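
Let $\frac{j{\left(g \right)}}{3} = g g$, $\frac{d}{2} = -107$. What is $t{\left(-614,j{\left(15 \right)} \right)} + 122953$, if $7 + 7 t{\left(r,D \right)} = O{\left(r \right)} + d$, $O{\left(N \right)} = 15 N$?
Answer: $\frac{851240}{7} \approx 1.2161 \cdot 10^{5}$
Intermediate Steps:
$d = -214$ ($d = 2 \left(-107\right) = -214$)
$j{\left(g \right)} = 3 g^{2}$ ($j{\left(g \right)} = 3 g g = 3 g^{2}$)
$t{\left(r,D \right)} = - \frac{221}{7} + \frac{15 r}{7}$ ($t{\left(r,D \right)} = -1 + \frac{15 r - 214}{7} = -1 + \frac{-214 + 15 r}{7} = -1 + \left(- \frac{214}{7} + \frac{15 r}{7}\right) = - \frac{221}{7} + \frac{15 r}{7}$)
$t{\left(-614,j{\left(15 \right)} \right)} + 122953 = \left(- \frac{221}{7} + \frac{15}{7} \left(-614\right)\right) + 122953 = \left(- \frac{221}{7} - \frac{9210}{7}\right) + 122953 = - \frac{9431}{7} + 122953 = \frac{851240}{7}$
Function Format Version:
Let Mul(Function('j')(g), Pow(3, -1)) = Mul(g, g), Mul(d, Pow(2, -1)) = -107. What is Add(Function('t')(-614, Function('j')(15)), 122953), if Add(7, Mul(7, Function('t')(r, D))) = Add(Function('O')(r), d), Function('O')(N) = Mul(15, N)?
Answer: Rational(851240, 7) ≈ 1.2161e+5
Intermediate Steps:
d = -214 (d = Mul(2, -107) = -214)
Function('j')(g) = Mul(3, Pow(g, 2)) (Function('j')(g) = Mul(3, Mul(g, g)) = Mul(3, Pow(g, 2)))
Function('t')(r, D) = Add(Rational(-221, 7), Mul(Rational(15, 7), r)) (Function('t')(r, D) = Add(-1, Mul(Rational(1, 7), Add(Mul(15, r), -214))) = Add(-1, Mul(Rational(1, 7), Add(-214, Mul(15, r)))) = Add(-1, Add(Rational(-214, 7), Mul(Rational(15, 7), r))) = Add(Rational(-221, 7), Mul(Rational(15, 7), r)))
Add(Function('t')(-614, Function('j')(15)), 122953) = Add(Add(Rational(-221, 7), Mul(Rational(15, 7), -614)), 122953) = Add(Add(Rational(-221, 7), Rational(-9210, 7)), 122953) = Add(Rational(-9431, 7), 122953) = Rational(851240, 7)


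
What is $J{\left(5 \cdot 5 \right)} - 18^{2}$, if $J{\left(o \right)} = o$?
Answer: $-299$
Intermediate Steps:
$J{\left(5 \cdot 5 \right)} - 18^{2} = 5 \cdot 5 - 18^{2} = 25 - 324 = -299$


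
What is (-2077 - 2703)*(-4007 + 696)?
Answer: 15826580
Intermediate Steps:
(-2077 - 2703)*(-4007 + 696) = -4780*(-3311) = 15826580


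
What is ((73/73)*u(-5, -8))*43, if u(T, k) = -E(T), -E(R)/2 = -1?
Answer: -86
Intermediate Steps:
E(R) = 2 (E(R) = -2*(-1) = 2)
u(T, k) = -2 (u(T, k) = -1*2 = -2)
((73/73)*u(-5, -8))*43 = ((73/73)*(-2))*43 = ((73*(1/73))*(-2))*43 = (1*(-2))*43 = -2*43 = -86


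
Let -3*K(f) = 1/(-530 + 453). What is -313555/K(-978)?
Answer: -72431205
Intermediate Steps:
K(f) = 1/231 (K(f) = -1/(3*(-530 + 453)) = -⅓/(-77) = -⅓*(-1/77) = 1/231)
-313555/K(-978) = -313555/1/231 = -313555*231 = -72431205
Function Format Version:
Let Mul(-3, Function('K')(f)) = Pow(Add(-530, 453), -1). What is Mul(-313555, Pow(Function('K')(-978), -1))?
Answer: -72431205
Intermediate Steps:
Function('K')(f) = Rational(1, 231) (Function('K')(f) = Mul(Rational(-1, 3), Pow(Add(-530, 453), -1)) = Mul(Rational(-1, 3), Pow(-77, -1)) = Mul(Rational(-1, 3), Rational(-1, 77)) = Rational(1, 231))
Mul(-313555, Pow(Function('K')(-978), -1)) = Mul(-313555, Pow(Rational(1, 231), -1)) = Mul(-313555, 231) = -72431205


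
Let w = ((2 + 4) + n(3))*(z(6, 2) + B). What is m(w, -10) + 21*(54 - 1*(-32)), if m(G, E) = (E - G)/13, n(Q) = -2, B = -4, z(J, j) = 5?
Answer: 23464/13 ≈ 1804.9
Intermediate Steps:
w = 4 (w = ((2 + 4) - 2)*(5 - 4) = (6 - 2)*1 = 4*1 = 4)
m(G, E) = -G/13 + E/13 (m(G, E) = (E - G)*(1/13) = -G/13 + E/13)
m(w, -10) + 21*(54 - 1*(-32)) = (-1/13*4 + (1/13)*(-10)) + 21*(54 - 1*(-32)) = (-4/13 - 10/13) + 21*(54 + 32) = -14/13 + 21*86 = -14/13 + 1806 = 23464/13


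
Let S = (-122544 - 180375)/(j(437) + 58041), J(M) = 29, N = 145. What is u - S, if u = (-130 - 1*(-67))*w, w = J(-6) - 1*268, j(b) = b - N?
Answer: 878622900/58333 ≈ 15062.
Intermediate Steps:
j(b) = -145 + b (j(b) = b - 1*145 = b - 145 = -145 + b)
w = -239 (w = 29 - 1*268 = 29 - 268 = -239)
S = -302919/58333 (S = (-122544 - 180375)/((-145 + 437) + 58041) = -302919/(292 + 58041) = -302919/58333 ≈ -5.1929)
u = 15057 (u = (-130 - 1*(-67))*(-239) = (-130 + 67)*(-239) = -63*(-239) = 15057)
u - S = 15057 - 1*(-302919/58333) = 15057 + 302919/58333 = 878622900/58333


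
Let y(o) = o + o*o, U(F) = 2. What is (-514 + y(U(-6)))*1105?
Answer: -561340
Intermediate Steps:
y(o) = o + o²
(-514 + y(U(-6)))*1105 = (-514 + 2*(1 + 2))*1105 = (-514 + 2*3)*1105 = (-514 + 6)*1105 = -508*1105 = -561340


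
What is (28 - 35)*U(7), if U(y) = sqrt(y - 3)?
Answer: -14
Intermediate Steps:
U(y) = sqrt(-3 + y)
(28 - 35)*U(7) = (28 - 35)*sqrt(-3 + 7) = -7*sqrt(4) = -7*2 = -14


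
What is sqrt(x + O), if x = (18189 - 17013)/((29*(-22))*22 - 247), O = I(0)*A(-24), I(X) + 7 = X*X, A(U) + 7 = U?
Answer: sqrt(1032745)/69 ≈ 14.728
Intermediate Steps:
A(U) = -7 + U
I(X) = -7 + X**2 (I(X) = -7 + X*X = -7 + X**2)
O = 217 (O = (-7 + 0**2)*(-7 - 24) = (-7 + 0)*(-31) = -7*(-31) = 217)
x = -392/4761 (x = 1176/(-638*22 - 247) = 1176/(-14036 - 247) = 1176/(-14283) = 1176*(-1/14283) = -392/4761 ≈ -0.082336)
sqrt(x + O) = sqrt(-392/4761 + 217) = sqrt(1032745/4761) = sqrt(1032745)/69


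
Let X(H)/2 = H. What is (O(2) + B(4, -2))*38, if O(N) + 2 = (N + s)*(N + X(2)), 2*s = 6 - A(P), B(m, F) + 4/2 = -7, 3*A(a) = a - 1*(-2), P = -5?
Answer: 836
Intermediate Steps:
X(H) = 2*H
A(a) = ⅔ + a/3 (A(a) = (a - 1*(-2))/3 = (a + 2)/3 = (2 + a)/3 = ⅔ + a/3)
B(m, F) = -9 (B(m, F) = -2 - 7 = -9)
s = 7/2 (s = (6 - (⅔ + (⅓)*(-5)))/2 = (6 - (⅔ - 5/3))/2 = (6 - 1*(-1))/2 = (6 + 1)/2 = (½)*7 = 7/2 ≈ 3.5000)
O(N) = -2 + (4 + N)*(7/2 + N) (O(N) = -2 + (N + 7/2)*(N + 2*2) = -2 + (7/2 + N)*(N + 4) = -2 + (7/2 + N)*(4 + N) = -2 + (4 + N)*(7/2 + N))
(O(2) + B(4, -2))*38 = ((12 + 2² + (15/2)*2) - 9)*38 = ((12 + 4 + 15) - 9)*38 = (31 - 9)*38 = 22*38 = 836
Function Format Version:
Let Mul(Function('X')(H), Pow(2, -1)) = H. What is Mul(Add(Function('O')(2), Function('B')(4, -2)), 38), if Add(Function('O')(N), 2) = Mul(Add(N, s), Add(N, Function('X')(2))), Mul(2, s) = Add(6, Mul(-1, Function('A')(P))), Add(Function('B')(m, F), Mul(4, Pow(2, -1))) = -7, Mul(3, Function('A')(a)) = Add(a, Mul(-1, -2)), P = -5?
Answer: 836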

__WHAT YOU SHOULD DO__:
Find the line with "Let S = (-122544" in the entries above. Retype it and each line after it, exactly, through the line with "What is sqrt(x", and stop there.

__WRITTEN ANSWER__:
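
Let S = (-122544 - 180375)/(j(437) + 58041), J(M) = 29, N = 145. What is u - S, if u = (-130 - 1*(-67))*w, w = J(-6) - 1*268, j(b) = b - N?
Answer: 878622900/58333 ≈ 15062.
Intermediate Steps:
j(b) = -145 + b (j(b) = b - 1*145 = b - 145 = -145 + b)
w = -239 (w = 29 - 1*268 = 29 - 268 = -239)
S = -302919/58333 (S = (-122544 - 180375)/((-145 + 437) + 58041) = -302919/(292 + 58041) = -302919/58333 ≈ -5.1929)
u = 15057 (u = (-130 - 1*(-67))*(-239) = (-130 + 67)*(-239) = -63*(-239) = 15057)
u - S = 15057 - 1*(-302919/58333) = 15057 + 302919/58333 = 878622900/58333


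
Let y(o) = o + o*o, U(F) = 2. What is (-514 + y(U(-6)))*1105?
Answer: -561340
Intermediate Steps:
y(o) = o + o²
(-514 + y(U(-6)))*1105 = (-514 + 2*(1 + 2))*1105 = (-514 + 2*3)*1105 = (-514 + 6)*1105 = -508*1105 = -561340


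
What is (28 - 35)*U(7), if U(y) = sqrt(y - 3)?
Answer: -14
Intermediate Steps:
U(y) = sqrt(-3 + y)
(28 - 35)*U(7) = (28 - 35)*sqrt(-3 + 7) = -7*sqrt(4) = -7*2 = -14


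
What is sqrt(x + O), if x = (18189 - 17013)/((29*(-22))*22 - 247), O = I(0)*A(-24), I(X) + 7 = X*X, A(U) + 7 = U?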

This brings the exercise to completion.